• **EXERCISE OBJECTIVE**:
Quote exactly the lines running from the line with "A Z-section has" to the end of the entries, including both, and nothing else.

Extracted records
= Beginning of Section =
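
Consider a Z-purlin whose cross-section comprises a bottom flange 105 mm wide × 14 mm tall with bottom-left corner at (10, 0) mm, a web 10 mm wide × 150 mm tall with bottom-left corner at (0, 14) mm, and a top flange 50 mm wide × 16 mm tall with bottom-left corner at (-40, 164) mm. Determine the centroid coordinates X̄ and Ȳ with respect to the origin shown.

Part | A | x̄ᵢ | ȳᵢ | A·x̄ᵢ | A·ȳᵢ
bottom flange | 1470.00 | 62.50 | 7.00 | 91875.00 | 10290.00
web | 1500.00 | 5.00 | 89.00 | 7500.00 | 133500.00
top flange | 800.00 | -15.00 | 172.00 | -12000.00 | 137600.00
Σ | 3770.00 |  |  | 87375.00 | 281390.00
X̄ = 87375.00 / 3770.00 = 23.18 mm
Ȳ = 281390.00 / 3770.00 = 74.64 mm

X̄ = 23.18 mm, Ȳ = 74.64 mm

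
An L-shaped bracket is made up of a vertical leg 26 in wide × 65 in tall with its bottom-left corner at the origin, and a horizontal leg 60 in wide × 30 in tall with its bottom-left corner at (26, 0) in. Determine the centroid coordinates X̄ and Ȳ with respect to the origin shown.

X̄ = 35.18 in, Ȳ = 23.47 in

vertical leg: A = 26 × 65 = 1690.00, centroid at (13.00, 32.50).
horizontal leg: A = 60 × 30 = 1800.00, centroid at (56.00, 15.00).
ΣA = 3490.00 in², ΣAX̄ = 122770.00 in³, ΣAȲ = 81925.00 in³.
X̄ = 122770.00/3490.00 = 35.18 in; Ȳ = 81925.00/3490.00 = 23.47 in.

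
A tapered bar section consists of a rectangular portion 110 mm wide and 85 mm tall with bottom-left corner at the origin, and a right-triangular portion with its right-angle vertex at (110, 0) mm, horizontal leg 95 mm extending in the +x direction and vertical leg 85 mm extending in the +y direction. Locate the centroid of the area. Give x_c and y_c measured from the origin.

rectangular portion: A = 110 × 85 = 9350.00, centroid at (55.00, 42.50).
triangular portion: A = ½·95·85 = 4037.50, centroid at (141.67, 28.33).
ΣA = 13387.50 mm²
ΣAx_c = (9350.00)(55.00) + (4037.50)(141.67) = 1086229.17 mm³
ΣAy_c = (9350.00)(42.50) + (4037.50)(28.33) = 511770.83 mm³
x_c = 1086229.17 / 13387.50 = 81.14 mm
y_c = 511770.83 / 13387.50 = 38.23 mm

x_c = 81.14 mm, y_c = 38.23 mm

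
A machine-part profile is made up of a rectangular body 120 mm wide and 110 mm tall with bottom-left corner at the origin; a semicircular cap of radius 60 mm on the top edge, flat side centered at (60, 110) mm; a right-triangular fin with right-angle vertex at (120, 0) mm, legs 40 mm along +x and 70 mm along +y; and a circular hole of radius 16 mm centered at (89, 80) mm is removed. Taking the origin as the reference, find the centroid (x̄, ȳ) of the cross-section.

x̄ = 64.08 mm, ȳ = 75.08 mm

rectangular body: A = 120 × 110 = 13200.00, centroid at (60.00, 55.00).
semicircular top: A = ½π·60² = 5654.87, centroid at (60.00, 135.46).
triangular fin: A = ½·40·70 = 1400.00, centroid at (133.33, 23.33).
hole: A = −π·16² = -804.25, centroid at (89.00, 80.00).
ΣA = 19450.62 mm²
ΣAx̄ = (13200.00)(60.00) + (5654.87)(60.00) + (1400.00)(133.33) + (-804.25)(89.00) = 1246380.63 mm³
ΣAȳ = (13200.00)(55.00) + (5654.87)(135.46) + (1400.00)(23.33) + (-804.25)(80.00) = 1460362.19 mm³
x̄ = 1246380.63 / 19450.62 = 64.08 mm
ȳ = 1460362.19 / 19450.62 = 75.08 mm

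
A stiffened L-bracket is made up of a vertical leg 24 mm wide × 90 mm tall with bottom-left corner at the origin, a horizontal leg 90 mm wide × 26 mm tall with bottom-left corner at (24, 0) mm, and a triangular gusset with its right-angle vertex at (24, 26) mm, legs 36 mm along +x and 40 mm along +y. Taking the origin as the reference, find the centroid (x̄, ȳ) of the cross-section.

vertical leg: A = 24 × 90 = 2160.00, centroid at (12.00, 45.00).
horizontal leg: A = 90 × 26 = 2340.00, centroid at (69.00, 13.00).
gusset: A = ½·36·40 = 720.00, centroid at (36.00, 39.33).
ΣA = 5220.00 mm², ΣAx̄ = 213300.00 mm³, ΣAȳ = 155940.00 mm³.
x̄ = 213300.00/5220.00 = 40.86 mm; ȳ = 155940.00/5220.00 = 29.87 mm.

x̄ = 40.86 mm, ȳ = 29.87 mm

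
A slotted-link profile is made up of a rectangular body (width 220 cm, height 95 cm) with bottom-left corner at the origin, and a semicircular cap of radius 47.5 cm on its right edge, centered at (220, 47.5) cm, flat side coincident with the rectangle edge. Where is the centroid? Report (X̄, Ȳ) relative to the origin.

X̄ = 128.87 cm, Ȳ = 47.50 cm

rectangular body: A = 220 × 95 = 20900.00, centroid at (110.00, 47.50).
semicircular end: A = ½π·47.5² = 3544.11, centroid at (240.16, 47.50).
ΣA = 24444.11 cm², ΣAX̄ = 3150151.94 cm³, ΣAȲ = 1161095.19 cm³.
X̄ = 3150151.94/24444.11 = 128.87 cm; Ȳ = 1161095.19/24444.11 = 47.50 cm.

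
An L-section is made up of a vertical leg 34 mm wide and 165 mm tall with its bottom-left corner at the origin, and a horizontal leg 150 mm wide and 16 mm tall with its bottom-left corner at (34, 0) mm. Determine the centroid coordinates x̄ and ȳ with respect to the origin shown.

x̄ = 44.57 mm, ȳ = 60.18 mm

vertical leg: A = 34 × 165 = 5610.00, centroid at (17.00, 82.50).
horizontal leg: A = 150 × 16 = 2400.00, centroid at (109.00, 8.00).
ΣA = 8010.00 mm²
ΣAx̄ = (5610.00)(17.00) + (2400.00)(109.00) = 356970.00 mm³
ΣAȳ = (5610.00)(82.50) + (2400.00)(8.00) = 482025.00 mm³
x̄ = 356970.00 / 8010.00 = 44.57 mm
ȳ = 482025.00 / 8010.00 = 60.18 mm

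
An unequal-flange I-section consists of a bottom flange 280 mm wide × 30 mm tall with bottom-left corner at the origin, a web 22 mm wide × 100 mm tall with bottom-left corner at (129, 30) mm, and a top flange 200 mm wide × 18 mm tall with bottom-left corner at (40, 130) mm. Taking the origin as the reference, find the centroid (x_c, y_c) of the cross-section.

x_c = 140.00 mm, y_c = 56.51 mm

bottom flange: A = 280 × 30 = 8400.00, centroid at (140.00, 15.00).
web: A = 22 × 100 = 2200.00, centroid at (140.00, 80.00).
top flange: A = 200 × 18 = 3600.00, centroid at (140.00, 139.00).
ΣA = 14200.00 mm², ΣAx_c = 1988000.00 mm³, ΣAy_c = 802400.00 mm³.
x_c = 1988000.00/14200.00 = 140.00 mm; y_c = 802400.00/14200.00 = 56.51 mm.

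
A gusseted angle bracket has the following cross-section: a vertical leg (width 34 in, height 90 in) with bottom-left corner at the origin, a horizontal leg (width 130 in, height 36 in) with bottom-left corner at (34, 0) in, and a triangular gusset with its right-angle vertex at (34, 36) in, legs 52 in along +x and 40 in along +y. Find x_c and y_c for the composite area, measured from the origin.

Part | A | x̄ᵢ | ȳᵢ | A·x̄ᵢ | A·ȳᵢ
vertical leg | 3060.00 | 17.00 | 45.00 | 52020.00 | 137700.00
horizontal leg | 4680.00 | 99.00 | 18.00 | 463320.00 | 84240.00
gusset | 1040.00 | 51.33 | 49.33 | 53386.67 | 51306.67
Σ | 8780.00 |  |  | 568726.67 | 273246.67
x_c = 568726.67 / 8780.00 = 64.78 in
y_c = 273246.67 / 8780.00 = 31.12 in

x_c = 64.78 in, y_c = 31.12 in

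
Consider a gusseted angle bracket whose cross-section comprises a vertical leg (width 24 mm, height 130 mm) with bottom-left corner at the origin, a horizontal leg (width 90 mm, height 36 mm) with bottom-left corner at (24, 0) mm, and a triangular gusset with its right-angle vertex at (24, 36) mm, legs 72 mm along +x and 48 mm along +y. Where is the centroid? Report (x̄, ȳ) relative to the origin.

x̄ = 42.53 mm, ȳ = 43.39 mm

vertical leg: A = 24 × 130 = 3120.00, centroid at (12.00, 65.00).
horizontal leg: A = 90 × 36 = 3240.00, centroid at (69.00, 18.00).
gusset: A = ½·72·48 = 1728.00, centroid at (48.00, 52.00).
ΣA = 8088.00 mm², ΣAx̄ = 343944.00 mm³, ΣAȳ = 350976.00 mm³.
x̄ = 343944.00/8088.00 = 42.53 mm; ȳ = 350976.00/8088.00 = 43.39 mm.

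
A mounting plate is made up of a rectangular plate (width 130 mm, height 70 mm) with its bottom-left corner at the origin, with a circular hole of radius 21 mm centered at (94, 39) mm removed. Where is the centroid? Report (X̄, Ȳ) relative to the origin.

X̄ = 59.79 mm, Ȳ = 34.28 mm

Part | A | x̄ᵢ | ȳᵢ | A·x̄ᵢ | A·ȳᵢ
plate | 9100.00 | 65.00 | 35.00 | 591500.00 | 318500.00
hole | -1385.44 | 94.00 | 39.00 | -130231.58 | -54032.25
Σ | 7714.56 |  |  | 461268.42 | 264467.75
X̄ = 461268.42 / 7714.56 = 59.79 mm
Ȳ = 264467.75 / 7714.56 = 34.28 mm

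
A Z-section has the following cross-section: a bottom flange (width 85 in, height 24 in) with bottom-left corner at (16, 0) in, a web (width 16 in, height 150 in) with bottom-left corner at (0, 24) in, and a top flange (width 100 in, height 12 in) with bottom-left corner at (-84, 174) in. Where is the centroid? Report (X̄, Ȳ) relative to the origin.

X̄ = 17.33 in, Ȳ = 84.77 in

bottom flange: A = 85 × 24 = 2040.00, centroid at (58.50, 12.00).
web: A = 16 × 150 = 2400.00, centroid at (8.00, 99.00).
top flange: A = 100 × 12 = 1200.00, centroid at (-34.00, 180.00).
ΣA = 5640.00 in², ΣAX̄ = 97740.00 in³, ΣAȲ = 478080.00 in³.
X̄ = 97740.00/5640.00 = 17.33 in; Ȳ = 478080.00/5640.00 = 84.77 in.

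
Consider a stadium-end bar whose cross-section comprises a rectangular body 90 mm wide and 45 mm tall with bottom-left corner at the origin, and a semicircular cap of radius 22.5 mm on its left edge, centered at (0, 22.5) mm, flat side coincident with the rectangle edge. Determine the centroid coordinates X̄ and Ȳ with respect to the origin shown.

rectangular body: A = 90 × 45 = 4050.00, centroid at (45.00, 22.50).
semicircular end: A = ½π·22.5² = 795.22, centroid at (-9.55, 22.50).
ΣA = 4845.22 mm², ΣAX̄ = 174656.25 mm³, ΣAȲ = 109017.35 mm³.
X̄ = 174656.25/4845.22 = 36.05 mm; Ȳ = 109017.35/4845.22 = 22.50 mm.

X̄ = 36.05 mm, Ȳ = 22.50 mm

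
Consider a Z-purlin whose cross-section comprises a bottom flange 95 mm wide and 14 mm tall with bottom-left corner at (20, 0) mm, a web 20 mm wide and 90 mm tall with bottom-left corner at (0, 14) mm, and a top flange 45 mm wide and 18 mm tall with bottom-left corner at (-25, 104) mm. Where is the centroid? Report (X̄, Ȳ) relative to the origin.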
= End of Section =
• **OUTPUT**:
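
A Z-section has the following cross-section: a bottom flange (width 85 in, height 24 in) with bottom-left corner at (16, 0) in, a web (width 16 in, height 150 in) with bottom-left corner at (0, 24) in, and a top flange (width 100 in, height 12 in) with bottom-left corner at (-84, 174) in. Where is the centroid? Report (X̄, Ȳ) relative to the origin.

X̄ = 17.33 in, Ȳ = 84.77 in

bottom flange: A = 85 × 24 = 2040.00, centroid at (58.50, 12.00).
web: A = 16 × 150 = 2400.00, centroid at (8.00, 99.00).
top flange: A = 100 × 12 = 1200.00, centroid at (-34.00, 180.00).
ΣA = 5640.00 in², ΣAX̄ = 97740.00 in³, ΣAȲ = 478080.00 in³.
X̄ = 97740.00/5640.00 = 17.33 in; Ȳ = 478080.00/5640.00 = 84.77 in.

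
Consider a stadium-end bar whose cross-section comprises a rectangular body 90 mm wide and 45 mm tall with bottom-left corner at the origin, and a semicircular cap of radius 22.5 mm on its left edge, centered at (0, 22.5) mm, flat side coincident with the rectangle edge. Determine the centroid coordinates X̄ and Ȳ with respect to the origin shown.

rectangular body: A = 90 × 45 = 4050.00, centroid at (45.00, 22.50).
semicircular end: A = ½π·22.5² = 795.22, centroid at (-9.55, 22.50).
ΣA = 4845.22 mm², ΣAX̄ = 174656.25 mm³, ΣAȲ = 109017.35 mm³.
X̄ = 174656.25/4845.22 = 36.05 mm; Ȳ = 109017.35/4845.22 = 22.50 mm.

X̄ = 36.05 mm, Ȳ = 22.50 mm

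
Consider a Z-purlin whose cross-section comprises a bottom flange 95 mm wide and 14 mm tall with bottom-left corner at (20, 0) mm, a web 20 mm wide and 90 mm tall with bottom-left corner at (0, 14) mm, and a top flange 45 mm wide and 18 mm tall with bottom-left corner at (-25, 104) mm. Where is the centroid? Report (X̄, Ȳ) relative to the origin.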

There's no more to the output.